(Collected data)
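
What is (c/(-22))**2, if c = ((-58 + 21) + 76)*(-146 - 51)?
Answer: 59028489/484 ≈ 1.2196e+5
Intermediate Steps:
c = -7683 (c = (-37 + 76)*(-197) = 39*(-197) = -7683)
(c/(-22))**2 = (-7683/(-22))**2 = (-7683*(-1/22))**2 = (7683/22)**2 = 59028489/484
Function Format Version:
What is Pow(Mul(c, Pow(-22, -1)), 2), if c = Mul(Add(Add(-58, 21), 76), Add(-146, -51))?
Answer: Rational(59028489, 484) ≈ 1.2196e+5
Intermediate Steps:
c = -7683 (c = Mul(Add(-37, 76), -197) = Mul(39, -197) = -7683)
Pow(Mul(c, Pow(-22, -1)), 2) = Pow(Mul(-7683, Pow(-22, -1)), 2) = Pow(Mul(-7683, Rational(-1, 22)), 2) = Pow(Rational(7683, 22), 2) = Rational(59028489, 484)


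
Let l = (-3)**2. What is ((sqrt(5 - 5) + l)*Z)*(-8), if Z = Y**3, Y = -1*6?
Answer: 15552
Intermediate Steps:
l = 9
Y = -6
Z = -216 (Z = (-6)**3 = -216)
((sqrt(5 - 5) + l)*Z)*(-8) = ((sqrt(5 - 5) + 9)*(-216))*(-8) = ((sqrt(0) + 9)*(-216))*(-8) = ((0 + 9)*(-216))*(-8) = (9*(-216))*(-8) = -1944*(-8) = 15552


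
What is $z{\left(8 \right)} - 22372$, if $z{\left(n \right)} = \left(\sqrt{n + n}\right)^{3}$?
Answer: $-22308$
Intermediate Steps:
$z{\left(n \right)} = 2 \sqrt{2} n^{\frac{3}{2}}$ ($z{\left(n \right)} = \left(\sqrt{2 n}\right)^{3} = \left(\sqrt{2} \sqrt{n}\right)^{3} = 2 \sqrt{2} n^{\frac{3}{2}}$)
$z{\left(8 \right)} - 22372 = 2 \sqrt{2} \cdot 8^{\frac{3}{2}} - 22372 = 2 \sqrt{2} \cdot 16 \sqrt{2} - 22372 = 64 - 22372 = -22308$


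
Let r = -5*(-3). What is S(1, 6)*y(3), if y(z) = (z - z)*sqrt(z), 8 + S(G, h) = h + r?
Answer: 0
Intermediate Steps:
r = 15
S(G, h) = 7 + h (S(G, h) = -8 + (h + 15) = -8 + (15 + h) = 7 + h)
y(z) = 0 (y(z) = 0*sqrt(z) = 0)
S(1, 6)*y(3) = (7 + 6)*0 = 13*0 = 0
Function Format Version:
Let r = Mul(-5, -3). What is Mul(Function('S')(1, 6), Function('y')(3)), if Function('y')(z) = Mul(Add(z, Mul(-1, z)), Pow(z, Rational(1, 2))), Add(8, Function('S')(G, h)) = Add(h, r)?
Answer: 0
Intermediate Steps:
r = 15
Function('S')(G, h) = Add(7, h) (Function('S')(G, h) = Add(-8, Add(h, 15)) = Add(-8, Add(15, h)) = Add(7, h))
Function('y')(z) = 0 (Function('y')(z) = Mul(0, Pow(z, Rational(1, 2))) = 0)
Mul(Function('S')(1, 6), Function('y')(3)) = Mul(Add(7, 6), 0) = Mul(13, 0) = 0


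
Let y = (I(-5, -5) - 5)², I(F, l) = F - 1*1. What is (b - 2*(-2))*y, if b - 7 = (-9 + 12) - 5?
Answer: 1089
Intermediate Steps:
b = 5 (b = 7 + ((-9 + 12) - 5) = 7 + (3 - 5) = 7 - 2 = 5)
I(F, l) = -1 + F (I(F, l) = F - 1 = -1 + F)
y = 121 (y = ((-1 - 5) - 5)² = (-6 - 5)² = (-11)² = 121)
(b - 2*(-2))*y = (5 - 2*(-2))*121 = (5 + 4)*121 = 9*121 = 1089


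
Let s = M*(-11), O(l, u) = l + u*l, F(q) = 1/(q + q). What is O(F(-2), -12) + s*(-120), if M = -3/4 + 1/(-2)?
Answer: -6589/4 ≈ -1647.3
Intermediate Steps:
M = -5/4 (M = -3*¼ + 1*(-½) = -¾ - ½ = -5/4 ≈ -1.2500)
F(q) = 1/(2*q)
O(l, u) = l + l*u
s = 55/4 (s = -5/4*(-11) = 55/4 ≈ 13.750)
O(F(-2), -12) + s*(-120) = ((½)/(-2))*(1 - 12) + (55/4)*(-120) = ((½)*(-½))*(-11) - 1650 = -¼*(-11) - 1650 = 11/4 - 1650 = -6589/4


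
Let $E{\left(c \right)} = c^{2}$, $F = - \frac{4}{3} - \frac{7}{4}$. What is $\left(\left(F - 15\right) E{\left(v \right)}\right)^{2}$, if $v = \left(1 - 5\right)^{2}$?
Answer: $\frac{192876544}{9} \approx 2.1431 \cdot 10^{7}$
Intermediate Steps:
$v = 16$ ($v = \left(-4\right)^{2} = 16$)
$F = - \frac{37}{12}$ ($F = \left(-4\right) \frac{1}{3} - \frac{7}{4} = - \frac{4}{3} - \frac{7}{4} = - \frac{37}{12} \approx -3.0833$)
$\left(\left(F - 15\right) E{\left(v \right)}\right)^{2} = \left(\left(- \frac{37}{12} - 15\right) 16^{2}\right)^{2} = \left(\left(- \frac{217}{12}\right) 256\right)^{2} = \left(- \frac{13888}{3}\right)^{2} = \frac{192876544}{9}$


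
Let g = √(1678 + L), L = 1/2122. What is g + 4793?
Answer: 4793 + √7555841474/2122 ≈ 4834.0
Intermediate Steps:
L = 1/2122 ≈ 0.00047125
g = √7555841474/2122 (g = √(1678 + 1/2122) = √(3560717/2122) = √7555841474/2122 ≈ 40.963)
g + 4793 = √7555841474/2122 + 4793 = 4793 + √7555841474/2122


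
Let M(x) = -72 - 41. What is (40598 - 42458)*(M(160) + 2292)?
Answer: -4052940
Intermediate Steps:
M(x) = -113
(40598 - 42458)*(M(160) + 2292) = (40598 - 42458)*(-113 + 2292) = -1860*2179 = -4052940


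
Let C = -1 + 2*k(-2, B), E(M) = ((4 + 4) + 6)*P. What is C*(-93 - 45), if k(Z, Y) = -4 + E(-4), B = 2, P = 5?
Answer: -18078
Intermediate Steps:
E(M) = 70 (E(M) = ((4 + 4) + 6)*5 = (8 + 6)*5 = 14*5 = 70)
k(Z, Y) = 66 (k(Z, Y) = -4 + 70 = 66)
C = 131 (C = -1 + 2*66 = -1 + 132 = 131)
C*(-93 - 45) = 131*(-93 - 45) = 131*(-138) = -18078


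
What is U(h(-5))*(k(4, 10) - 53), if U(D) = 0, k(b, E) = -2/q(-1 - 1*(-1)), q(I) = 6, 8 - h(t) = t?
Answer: 0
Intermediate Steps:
h(t) = 8 - t
k(b, E) = -⅓ (k(b, E) = -2/6 = -2*⅙ = -⅓)
U(h(-5))*(k(4, 10) - 53) = 0*(-⅓ - 53) = 0*(-160/3) = 0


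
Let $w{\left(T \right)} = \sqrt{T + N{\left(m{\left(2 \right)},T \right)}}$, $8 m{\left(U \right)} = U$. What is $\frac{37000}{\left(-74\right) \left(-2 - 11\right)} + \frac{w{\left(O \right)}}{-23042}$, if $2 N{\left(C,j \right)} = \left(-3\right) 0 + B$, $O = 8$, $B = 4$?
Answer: $\frac{500}{13} - \frac{\sqrt{10}}{23042} \approx 38.461$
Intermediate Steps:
$m{\left(U \right)} = \frac{U}{8}$
$N{\left(C,j \right)} = 2$ ($N{\left(C,j \right)} = \frac{\left(-3\right) 0 + 4}{2} = \frac{0 + 4}{2} = \frac{1}{2} \cdot 4 = 2$)
$w{\left(T \right)} = \sqrt{2 + T}$ ($w{\left(T \right)} = \sqrt{T + 2} = \sqrt{2 + T}$)
$\frac{37000}{\left(-74\right) \left(-2 - 11\right)} + \frac{w{\left(O \right)}}{-23042} = \frac{37000}{\left(-74\right) \left(-2 - 11\right)} + \frac{\sqrt{2 + 8}}{-23042} = \frac{37000}{\left(-74\right) \left(-13\right)} + \sqrt{10} \left(- \frac{1}{23042}\right) = \frac{37000}{962} - \frac{\sqrt{10}}{23042} = 37000 \cdot \frac{1}{962} - \frac{\sqrt{10}}{23042} = \frac{500}{13} - \frac{\sqrt{10}}{23042}$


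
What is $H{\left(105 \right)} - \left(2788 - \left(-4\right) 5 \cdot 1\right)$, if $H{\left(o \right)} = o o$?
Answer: $8217$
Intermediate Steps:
$H{\left(o \right)} = o^{2}$
$H{\left(105 \right)} - \left(2788 - \left(-4\right) 5 \cdot 1\right) = 105^{2} - \left(2788 - \left(-4\right) 5 \cdot 1\right) = 11025 - 2808 = 8217$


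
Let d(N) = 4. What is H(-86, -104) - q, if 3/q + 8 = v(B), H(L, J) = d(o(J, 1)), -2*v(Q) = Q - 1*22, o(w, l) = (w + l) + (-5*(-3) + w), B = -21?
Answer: 34/9 ≈ 3.7778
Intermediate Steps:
o(w, l) = 15 + l + 2*w (o(w, l) = (l + w) + (15 + w) = 15 + l + 2*w)
v(Q) = 11 - Q/2 (v(Q) = -(Q - 1*22)/2 = -(Q - 22)/2 = -(-22 + Q)/2 = 11 - Q/2)
H(L, J) = 4
q = 2/9 (q = 3/(-8 + (11 - 1/2*(-21))) = 3/(-8 + (11 + 21/2)) = 3/(-8 + 43/2) = 3/(27/2) = 3*(2/27) = 2/9 ≈ 0.22222)
H(-86, -104) - q = 4 - 1*2/9 = 4 - 2/9 = 34/9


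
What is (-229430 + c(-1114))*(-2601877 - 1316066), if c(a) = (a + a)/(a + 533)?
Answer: 522248488729686/581 ≈ 8.9888e+11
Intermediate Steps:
c(a) = 2*a/(533 + a) (c(a) = (2*a)/(533 + a) = 2*a/(533 + a))
(-229430 + c(-1114))*(-2601877 - 1316066) = (-229430 + 2*(-1114)/(533 - 1114))*(-2601877 - 1316066) = (-229430 + 2*(-1114)/(-581))*(-3917943) = (-229430 + 2*(-1114)*(-1/581))*(-3917943) = (-229430 + 2228/581)*(-3917943) = -133296602/581*(-3917943) = 522248488729686/581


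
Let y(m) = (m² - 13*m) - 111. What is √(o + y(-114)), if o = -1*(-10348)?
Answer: √24715 ≈ 157.21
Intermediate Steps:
y(m) = -111 + m² - 13*m
o = 10348
√(o + y(-114)) = √(10348 + (-111 + (-114)² - 13*(-114))) = √(10348 + (-111 + 12996 + 1482)) = √(10348 + 14367) = √24715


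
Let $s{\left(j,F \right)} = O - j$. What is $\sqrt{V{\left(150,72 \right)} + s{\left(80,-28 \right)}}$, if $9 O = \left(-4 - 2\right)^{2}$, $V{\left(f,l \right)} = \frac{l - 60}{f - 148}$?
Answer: $i \sqrt{70} \approx 8.3666 i$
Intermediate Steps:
$V{\left(f,l \right)} = \frac{-60 + l}{-148 + f}$
$O = 4$ ($O = \frac{\left(-4 - 2\right)^{2}}{9} = \frac{\left(-6\right)^{2}}{9} = \frac{1}{9} \cdot 36 = 4$)
$s{\left(j,F \right)} = 4 - j$
$\sqrt{V{\left(150,72 \right)} + s{\left(80,-28 \right)}} = \sqrt{\frac{-60 + 72}{-148 + 150} + \left(4 - 80\right)} = \sqrt{\frac{1}{2} \cdot 12 + \left(4 - 80\right)} = \sqrt{\frac{1}{2} \cdot 12 - 76} = \sqrt{6 - 76} = \sqrt{-70} = i \sqrt{70}$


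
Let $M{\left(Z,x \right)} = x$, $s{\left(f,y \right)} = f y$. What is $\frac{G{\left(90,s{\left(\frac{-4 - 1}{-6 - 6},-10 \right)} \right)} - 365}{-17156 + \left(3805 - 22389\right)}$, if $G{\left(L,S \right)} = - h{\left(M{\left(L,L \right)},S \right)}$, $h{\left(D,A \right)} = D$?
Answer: $\frac{91}{7148} \approx 0.012731$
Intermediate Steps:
$G{\left(L,S \right)} = - L$
$\frac{G{\left(90,s{\left(\frac{-4 - 1}{-6 - 6},-10 \right)} \right)} - 365}{-17156 + \left(3805 - 22389\right)} = \frac{\left(-1\right) 90 - 365}{-17156 + \left(3805 - 22389\right)} = \frac{-90 - 365}{-17156 - 18584} = - \frac{455}{-35740} = \left(-455\right) \left(- \frac{1}{35740}\right) = \frac{91}{7148}$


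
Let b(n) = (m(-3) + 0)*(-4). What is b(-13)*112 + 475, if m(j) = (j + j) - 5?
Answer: 5403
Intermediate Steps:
m(j) = -5 + 2*j (m(j) = 2*j - 5 = -5 + 2*j)
b(n) = 44 (b(n) = ((-5 + 2*(-3)) + 0)*(-4) = ((-5 - 6) + 0)*(-4) = (-11 + 0)*(-4) = -11*(-4) = 44)
b(-13)*112 + 475 = 44*112 + 475 = 4928 + 475 = 5403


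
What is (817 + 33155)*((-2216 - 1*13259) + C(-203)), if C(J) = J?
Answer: -532613016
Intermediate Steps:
(817 + 33155)*((-2216 - 1*13259) + C(-203)) = (817 + 33155)*((-2216 - 1*13259) - 203) = 33972*((-2216 - 13259) - 203) = 33972*(-15475 - 203) = 33972*(-15678) = -532613016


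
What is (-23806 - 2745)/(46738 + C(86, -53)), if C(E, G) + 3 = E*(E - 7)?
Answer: -3793/7647 ≈ -0.49601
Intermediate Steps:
C(E, G) = -3 + E*(-7 + E) (C(E, G) = -3 + E*(E - 7) = -3 + E*(-7 + E))
(-23806 - 2745)/(46738 + C(86, -53)) = (-23806 - 2745)/(46738 + (-3 + 86² - 7*86)) = -26551/(46738 + (-3 + 7396 - 602)) = -26551/(46738 + 6791) = -26551/53529 = -26551*1/53529 = -3793/7647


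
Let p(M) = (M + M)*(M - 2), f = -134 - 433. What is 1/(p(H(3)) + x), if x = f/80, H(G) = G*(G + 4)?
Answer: 80/63273 ≈ 0.0012644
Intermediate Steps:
f = -567
H(G) = G*(4 + G)
x = -567/80 ≈ -7.0875
p(M) = 2*M*(-2 + M) (p(M) = (2*M)*(-2 + M) = 2*M*(-2 + M))
1/(p(H(3)) + x) = 1/(2*(3*(4 + 3))*(-2 + 3*(4 + 3)) - 567/80) = 1/(2*(3*7)*(-2 + 3*7) - 567/80) = 1/(2*21*(-2 + 21) - 567/80) = 1/(2*21*19 - 567/80) = 1/(798 - 567/80) = 1/(63273/80) = 80/63273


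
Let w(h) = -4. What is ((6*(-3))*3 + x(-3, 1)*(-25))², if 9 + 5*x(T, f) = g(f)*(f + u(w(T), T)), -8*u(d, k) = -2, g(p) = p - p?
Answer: 81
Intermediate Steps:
g(p) = 0
u(d, k) = ¼ (u(d, k) = -⅛*(-2) = ¼)
x(T, f) = -9/5 (x(T, f) = -9/5 + (0*(f + ¼))/5 = -9/5 + (0*(¼ + f))/5 = -9/5 + (⅕)*0 = -9/5 + 0 = -9/5)
((6*(-3))*3 + x(-3, 1)*(-25))² = ((6*(-3))*3 - 9/5*(-25))² = (-18*3 + 45)² = (-54 + 45)² = (-9)² = 81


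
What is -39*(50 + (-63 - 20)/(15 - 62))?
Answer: -94887/47 ≈ -2018.9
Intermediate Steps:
-39*(50 + (-63 - 20)/(15 - 62)) = -39*(50 - 83/(-47)) = -39*(50 - 83*(-1/47)) = -39*(50 + 83/47) = -39*2433/47 = -94887/47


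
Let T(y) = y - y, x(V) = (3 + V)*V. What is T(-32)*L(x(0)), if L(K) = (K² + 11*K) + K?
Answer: 0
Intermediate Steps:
x(V) = V*(3 + V)
T(y) = 0
L(K) = K² + 12*K
T(-32)*L(x(0)) = 0*((0*(3 + 0))*(12 + 0*(3 + 0))) = 0*((0*3)*(12 + 0*3)) = 0*(0*(12 + 0)) = 0*(0*12) = 0*0 = 0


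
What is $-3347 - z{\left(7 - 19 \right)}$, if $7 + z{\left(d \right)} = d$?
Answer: $-3328$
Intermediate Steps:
$z{\left(d \right)} = -7 + d$
$-3347 - z{\left(7 - 19 \right)} = -3347 - \left(-7 + \left(7 - 19\right)\right) = -3347 - \left(-7 - 12\right) = -3347 - -19 = -3347 + 19 = -3328$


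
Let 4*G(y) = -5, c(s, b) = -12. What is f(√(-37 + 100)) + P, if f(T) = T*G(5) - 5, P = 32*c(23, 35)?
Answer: -389 - 15*√7/4 ≈ -398.92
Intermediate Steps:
P = -384 (P = 32*(-12) = -384)
G(y) = -5/4 (G(y) = (¼)*(-5) = -5/4)
f(T) = -5 - 5*T/4 (f(T) = T*(-5/4) - 5 = -5*T/4 - 5 = -5 - 5*T/4)
f(√(-37 + 100)) + P = (-5 - 5*√(-37 + 100)/4) - 384 = (-5 - 15*√7/4) - 384 = -389 - 15*√7/4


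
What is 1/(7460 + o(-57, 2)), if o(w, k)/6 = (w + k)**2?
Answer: 1/25610 ≈ 3.9047e-5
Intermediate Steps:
o(w, k) = 6*(k + w)**2 (o(w, k) = 6*(w + k)**2 = 6*(k + w)**2)
1/(7460 + o(-57, 2)) = 1/(7460 + 6*(2 - 57)**2) = 1/(7460 + 6*(-55)**2) = 1/(7460 + 6*3025) = 1/(7460 + 18150) = 1/25610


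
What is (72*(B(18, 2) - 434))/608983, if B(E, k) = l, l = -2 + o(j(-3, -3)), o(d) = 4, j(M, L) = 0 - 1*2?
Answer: -31104/608983 ≈ -0.051075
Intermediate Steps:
j(M, L) = -2 (j(M, L) = 0 - 2 = -2)
l = 2 (l = -2 + 4 = 2)
B(E, k) = 2
(72*(B(18, 2) - 434))/608983 = (72*(2 - 434))/608983 = (72*(-432))*(1/608983) = -31104*1/608983 = -31104/608983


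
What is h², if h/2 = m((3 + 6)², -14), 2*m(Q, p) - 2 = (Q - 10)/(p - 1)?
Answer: 1681/225 ≈ 7.4711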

#### [Work order]
Exactly as written, repeat each line from the beginning of the data above to the line containing "What is Pow(Mul(c, Pow(-22, -1)), 2), if", inclusive.

#### [Exercise response]
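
What is (c/(-22))**2, if c = ((-58 + 21) + 76)*(-146 - 51)?
Answer: 59028489/484 ≈ 1.2196e+5
Intermediate Steps:
c = -7683 (c = (-37 + 76)*(-197) = 39*(-197) = -7683)
(c/(-22))**2 = (-7683/(-22))**2 = (-7683*(-1/22))**2 = (7683/22)**2 = 59028489/484
Function Format Version:
What is Pow(Mul(c, Pow(-22, -1)), 2), if c = Mul(Add(Add(-58, 21), 76), Add(-146, -51))?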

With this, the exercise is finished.